● **TASK REQUIREMENTS**: From the records below, set down exactly the lines starting with the line that contains "inside the gap? Use ε₀ = 8.85×10^-12 F/m." and going on through the line that contains "J_d). (Take ε₀ = 8.85×10^-12 F/m.)". Nothing else is wanted.

● **PROVIDED ENTRIES**:
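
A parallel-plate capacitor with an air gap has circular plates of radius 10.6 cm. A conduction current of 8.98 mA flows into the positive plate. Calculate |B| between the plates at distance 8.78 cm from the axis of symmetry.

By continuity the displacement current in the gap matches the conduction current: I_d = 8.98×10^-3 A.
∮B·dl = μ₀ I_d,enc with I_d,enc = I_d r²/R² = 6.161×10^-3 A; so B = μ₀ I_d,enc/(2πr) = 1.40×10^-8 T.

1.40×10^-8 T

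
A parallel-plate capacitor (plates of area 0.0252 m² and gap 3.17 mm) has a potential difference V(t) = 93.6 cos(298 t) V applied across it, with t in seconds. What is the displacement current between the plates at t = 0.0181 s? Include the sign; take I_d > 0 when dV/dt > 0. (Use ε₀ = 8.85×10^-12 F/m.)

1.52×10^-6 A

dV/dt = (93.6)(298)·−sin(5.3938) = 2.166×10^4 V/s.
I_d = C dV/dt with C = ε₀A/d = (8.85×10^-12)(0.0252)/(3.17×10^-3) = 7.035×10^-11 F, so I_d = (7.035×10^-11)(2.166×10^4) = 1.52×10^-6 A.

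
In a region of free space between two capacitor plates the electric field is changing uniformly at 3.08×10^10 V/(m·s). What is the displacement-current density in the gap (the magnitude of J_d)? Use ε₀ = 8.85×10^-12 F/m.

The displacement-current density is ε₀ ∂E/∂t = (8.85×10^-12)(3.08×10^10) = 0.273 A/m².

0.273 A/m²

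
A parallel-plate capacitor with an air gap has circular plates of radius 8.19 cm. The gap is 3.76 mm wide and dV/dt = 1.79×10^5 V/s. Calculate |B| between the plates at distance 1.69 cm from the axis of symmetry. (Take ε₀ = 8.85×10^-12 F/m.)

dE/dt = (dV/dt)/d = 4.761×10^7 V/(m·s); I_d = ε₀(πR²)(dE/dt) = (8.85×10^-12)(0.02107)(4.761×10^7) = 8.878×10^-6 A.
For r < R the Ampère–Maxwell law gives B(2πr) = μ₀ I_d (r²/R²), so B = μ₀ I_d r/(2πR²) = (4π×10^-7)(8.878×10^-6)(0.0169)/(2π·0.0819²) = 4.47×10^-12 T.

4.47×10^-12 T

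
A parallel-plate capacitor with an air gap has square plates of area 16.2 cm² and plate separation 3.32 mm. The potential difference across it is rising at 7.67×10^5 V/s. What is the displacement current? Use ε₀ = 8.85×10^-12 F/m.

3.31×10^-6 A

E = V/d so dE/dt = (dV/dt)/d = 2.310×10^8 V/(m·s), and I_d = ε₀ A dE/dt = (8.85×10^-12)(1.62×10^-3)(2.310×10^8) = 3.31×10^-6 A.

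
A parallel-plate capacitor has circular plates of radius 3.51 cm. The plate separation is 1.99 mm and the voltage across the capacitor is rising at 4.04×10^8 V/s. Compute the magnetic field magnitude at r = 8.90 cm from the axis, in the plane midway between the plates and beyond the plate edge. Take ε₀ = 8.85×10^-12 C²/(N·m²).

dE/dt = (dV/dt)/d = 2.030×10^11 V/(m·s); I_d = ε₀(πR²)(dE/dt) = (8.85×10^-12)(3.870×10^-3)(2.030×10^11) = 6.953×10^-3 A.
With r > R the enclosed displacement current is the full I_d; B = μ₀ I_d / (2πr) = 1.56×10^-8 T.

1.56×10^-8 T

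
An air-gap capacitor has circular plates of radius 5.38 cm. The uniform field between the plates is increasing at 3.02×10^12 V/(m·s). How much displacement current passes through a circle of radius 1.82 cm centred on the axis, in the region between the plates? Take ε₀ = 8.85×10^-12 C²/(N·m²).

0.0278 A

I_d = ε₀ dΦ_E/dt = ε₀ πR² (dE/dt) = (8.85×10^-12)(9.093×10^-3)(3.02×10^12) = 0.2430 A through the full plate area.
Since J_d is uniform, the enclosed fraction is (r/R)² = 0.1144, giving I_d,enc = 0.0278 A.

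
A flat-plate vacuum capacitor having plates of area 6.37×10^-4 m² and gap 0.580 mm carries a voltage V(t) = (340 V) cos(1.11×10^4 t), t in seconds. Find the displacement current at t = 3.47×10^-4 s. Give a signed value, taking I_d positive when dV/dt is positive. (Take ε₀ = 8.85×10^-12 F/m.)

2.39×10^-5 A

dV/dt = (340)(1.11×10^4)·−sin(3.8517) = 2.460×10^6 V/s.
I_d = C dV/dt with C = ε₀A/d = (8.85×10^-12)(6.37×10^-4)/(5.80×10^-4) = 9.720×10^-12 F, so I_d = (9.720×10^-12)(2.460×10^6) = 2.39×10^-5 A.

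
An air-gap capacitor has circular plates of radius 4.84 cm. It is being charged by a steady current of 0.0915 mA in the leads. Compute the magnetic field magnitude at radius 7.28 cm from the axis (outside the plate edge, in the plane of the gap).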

* * *

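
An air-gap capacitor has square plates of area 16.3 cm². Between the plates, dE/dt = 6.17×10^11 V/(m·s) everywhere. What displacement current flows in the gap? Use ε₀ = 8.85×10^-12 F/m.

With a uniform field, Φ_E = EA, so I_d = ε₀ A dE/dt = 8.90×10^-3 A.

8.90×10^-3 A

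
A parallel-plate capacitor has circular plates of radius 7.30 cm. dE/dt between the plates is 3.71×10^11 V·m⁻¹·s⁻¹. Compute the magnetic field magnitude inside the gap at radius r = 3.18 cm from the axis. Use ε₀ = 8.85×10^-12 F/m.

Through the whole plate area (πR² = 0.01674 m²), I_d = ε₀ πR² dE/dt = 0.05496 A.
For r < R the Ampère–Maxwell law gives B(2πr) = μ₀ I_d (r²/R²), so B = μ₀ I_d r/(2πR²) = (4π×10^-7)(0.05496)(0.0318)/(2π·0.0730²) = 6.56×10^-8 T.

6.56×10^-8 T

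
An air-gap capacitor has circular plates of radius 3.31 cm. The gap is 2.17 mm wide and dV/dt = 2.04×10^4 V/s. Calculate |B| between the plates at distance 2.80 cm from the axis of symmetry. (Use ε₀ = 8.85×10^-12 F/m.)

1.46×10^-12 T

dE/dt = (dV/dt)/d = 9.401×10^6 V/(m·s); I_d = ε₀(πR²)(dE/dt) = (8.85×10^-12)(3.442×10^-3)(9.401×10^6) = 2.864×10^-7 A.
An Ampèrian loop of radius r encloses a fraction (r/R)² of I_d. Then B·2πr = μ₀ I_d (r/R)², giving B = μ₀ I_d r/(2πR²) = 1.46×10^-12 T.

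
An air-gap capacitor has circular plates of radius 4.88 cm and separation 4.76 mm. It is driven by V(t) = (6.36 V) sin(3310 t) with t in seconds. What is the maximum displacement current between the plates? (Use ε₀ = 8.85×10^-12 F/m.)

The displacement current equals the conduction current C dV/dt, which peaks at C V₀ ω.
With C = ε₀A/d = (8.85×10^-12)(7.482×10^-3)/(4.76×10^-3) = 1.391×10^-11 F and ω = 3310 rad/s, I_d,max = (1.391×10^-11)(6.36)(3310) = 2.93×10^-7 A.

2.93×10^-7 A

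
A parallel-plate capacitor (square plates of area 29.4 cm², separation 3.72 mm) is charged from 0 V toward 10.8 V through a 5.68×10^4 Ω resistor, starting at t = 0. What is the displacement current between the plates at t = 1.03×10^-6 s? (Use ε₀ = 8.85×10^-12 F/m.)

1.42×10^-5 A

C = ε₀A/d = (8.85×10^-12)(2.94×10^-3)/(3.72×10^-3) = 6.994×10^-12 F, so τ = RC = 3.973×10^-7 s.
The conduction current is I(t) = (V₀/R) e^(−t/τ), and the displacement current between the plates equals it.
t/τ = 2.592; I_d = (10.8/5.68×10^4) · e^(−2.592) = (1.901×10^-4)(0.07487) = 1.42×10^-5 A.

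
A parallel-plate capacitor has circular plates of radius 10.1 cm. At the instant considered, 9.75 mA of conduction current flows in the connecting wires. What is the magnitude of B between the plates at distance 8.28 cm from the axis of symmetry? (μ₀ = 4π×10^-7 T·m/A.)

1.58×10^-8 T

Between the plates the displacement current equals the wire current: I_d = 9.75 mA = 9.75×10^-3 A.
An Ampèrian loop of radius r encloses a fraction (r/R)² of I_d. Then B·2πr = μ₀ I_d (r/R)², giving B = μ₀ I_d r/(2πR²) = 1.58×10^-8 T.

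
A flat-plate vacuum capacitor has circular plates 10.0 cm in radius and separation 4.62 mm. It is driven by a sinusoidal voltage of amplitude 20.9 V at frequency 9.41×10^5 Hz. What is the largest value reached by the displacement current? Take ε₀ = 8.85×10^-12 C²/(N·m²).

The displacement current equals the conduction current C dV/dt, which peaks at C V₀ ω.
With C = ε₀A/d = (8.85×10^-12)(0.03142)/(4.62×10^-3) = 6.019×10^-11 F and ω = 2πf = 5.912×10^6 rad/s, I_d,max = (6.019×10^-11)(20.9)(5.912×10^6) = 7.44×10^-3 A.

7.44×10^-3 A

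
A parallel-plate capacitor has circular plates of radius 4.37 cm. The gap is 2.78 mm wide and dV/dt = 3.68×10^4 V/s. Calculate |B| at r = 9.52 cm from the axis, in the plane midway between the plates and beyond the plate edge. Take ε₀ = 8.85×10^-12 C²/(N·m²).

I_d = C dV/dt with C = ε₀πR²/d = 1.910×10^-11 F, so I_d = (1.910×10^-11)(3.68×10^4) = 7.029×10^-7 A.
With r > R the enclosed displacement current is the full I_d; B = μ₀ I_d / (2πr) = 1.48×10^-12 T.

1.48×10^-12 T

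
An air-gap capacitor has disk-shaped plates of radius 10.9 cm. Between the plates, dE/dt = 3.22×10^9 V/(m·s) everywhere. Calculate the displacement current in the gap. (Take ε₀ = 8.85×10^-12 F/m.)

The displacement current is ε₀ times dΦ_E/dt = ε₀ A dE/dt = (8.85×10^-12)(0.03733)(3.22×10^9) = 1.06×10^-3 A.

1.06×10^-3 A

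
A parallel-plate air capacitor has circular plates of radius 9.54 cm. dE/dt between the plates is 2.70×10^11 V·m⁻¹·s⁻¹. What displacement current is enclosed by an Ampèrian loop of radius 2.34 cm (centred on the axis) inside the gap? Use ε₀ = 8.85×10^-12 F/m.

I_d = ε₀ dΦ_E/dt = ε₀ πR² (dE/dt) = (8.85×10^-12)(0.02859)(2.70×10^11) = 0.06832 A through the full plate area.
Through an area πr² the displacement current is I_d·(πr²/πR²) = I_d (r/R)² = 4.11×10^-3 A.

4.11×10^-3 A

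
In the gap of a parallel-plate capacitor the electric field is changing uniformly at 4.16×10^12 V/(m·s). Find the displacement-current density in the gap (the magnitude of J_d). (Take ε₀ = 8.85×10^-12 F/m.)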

* * *

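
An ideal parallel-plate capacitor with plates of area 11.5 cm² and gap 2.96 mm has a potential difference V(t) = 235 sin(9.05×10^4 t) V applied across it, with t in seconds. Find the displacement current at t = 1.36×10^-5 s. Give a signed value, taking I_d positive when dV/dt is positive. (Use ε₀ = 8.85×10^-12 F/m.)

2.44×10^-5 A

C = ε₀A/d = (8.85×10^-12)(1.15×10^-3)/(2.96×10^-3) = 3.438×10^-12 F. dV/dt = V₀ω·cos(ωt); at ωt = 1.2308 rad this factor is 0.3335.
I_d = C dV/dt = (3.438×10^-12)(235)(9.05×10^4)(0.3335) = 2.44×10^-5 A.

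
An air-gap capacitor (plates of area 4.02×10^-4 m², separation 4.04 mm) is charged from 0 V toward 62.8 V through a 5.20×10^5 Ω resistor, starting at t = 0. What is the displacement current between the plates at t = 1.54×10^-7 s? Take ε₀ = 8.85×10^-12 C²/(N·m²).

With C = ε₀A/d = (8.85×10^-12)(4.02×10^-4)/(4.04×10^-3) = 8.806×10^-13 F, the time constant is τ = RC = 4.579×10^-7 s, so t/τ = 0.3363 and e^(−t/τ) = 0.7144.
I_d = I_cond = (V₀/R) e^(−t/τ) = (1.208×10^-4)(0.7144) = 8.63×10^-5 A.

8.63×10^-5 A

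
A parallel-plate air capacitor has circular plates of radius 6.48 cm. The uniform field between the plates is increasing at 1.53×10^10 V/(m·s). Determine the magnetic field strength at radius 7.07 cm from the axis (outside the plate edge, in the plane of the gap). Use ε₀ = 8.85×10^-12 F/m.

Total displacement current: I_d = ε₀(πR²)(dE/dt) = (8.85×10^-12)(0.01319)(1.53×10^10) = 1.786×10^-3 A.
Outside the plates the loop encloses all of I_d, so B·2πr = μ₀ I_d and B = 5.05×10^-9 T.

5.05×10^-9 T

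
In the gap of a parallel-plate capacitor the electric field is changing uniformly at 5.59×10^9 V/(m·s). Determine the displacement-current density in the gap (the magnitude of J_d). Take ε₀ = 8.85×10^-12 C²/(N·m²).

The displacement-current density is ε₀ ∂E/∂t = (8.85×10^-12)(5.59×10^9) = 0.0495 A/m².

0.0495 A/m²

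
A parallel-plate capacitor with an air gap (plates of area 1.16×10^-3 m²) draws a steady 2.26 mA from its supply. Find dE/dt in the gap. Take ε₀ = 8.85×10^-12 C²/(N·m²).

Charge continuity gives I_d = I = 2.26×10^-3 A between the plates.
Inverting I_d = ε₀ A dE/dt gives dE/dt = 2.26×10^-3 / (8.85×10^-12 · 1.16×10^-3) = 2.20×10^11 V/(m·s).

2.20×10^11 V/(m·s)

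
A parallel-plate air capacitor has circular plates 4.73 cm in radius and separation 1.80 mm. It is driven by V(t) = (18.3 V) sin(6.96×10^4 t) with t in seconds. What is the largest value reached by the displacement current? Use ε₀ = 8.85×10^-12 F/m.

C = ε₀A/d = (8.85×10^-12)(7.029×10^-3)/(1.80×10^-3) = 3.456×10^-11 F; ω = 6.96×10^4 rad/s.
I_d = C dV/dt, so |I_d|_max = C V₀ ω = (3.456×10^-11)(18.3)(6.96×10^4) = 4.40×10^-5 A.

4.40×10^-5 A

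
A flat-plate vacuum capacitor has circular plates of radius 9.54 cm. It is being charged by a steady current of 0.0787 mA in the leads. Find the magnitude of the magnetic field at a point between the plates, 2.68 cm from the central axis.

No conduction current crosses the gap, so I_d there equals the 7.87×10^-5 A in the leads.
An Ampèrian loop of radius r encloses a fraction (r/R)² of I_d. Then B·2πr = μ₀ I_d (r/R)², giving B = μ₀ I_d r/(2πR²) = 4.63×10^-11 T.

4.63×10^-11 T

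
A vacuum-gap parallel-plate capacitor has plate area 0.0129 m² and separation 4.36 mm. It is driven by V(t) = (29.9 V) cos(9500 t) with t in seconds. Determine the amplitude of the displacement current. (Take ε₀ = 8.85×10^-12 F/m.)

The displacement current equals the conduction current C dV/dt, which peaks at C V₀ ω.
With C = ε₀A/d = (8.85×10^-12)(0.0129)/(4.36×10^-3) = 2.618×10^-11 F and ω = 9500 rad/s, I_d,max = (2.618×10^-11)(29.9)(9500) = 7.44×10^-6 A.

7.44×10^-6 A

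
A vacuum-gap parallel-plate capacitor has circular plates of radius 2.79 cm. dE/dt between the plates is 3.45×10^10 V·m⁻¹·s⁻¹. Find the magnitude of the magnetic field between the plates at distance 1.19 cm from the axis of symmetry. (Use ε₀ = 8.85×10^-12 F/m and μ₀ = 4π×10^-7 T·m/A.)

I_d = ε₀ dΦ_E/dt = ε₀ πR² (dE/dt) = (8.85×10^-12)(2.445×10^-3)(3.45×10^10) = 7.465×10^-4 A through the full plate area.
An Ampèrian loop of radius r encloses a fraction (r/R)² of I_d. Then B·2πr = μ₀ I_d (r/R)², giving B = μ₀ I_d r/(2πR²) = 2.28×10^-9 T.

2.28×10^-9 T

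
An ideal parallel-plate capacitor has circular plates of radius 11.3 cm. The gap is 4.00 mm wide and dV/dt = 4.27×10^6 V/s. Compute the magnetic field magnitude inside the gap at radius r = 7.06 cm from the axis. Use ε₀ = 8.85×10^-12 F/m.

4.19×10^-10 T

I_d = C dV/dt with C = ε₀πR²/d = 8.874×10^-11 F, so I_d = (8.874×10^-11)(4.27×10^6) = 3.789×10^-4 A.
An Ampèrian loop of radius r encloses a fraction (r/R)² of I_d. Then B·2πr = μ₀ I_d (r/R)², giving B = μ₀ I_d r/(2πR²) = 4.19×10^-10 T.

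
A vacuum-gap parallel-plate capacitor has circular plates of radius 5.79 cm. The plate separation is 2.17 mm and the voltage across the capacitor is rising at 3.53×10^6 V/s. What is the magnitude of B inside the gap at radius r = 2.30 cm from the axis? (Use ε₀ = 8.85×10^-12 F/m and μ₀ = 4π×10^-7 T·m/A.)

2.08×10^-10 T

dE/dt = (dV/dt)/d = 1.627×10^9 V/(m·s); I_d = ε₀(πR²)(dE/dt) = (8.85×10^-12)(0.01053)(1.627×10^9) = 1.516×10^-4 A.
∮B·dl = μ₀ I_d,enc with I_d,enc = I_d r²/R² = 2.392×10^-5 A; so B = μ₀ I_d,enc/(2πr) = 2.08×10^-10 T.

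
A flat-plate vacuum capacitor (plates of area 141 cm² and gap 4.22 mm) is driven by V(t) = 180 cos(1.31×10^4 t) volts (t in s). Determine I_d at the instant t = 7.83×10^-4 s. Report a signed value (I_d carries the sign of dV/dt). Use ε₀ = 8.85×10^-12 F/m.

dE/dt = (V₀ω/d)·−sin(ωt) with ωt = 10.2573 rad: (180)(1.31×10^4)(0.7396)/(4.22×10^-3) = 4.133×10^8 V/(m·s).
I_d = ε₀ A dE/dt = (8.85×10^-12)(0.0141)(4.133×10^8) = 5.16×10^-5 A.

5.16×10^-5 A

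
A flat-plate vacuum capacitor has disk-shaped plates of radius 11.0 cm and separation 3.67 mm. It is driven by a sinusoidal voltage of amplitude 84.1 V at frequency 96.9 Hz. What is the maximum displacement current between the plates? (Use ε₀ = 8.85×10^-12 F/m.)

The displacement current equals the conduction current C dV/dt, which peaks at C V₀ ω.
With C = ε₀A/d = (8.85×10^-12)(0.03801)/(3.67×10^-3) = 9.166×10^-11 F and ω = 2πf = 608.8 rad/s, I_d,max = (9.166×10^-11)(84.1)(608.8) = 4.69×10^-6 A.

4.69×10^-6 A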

● **RESULT FOR THIS TASK**:
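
A parallel-plate air capacitor has circular plates of radius 9.54 cm. dE/dt between the plates is 2.70×10^11 V·m⁻¹·s⁻¹. What displacement current is enclosed by an Ampèrian loop of radius 2.34 cm (centred on the axis) inside the gap? Use ε₀ = 8.85×10^-12 F/m.

I_d = ε₀ dΦ_E/dt = ε₀ πR² (dE/dt) = (8.85×10^-12)(0.02859)(2.70×10^11) = 0.06832 A through the full plate area.
Through an area πr² the displacement current is I_d·(πr²/πR²) = I_d (r/R)² = 4.11×10^-3 A.

4.11×10^-3 A

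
In the gap of a parallel-plate capacitor the electric field is changing uniformly at 4.16×10^12 V/(m·s). Find the displacement-current density in the gap (the magnitude of J_d). (Take ε₀ = 8.85×10^-12 F/m.)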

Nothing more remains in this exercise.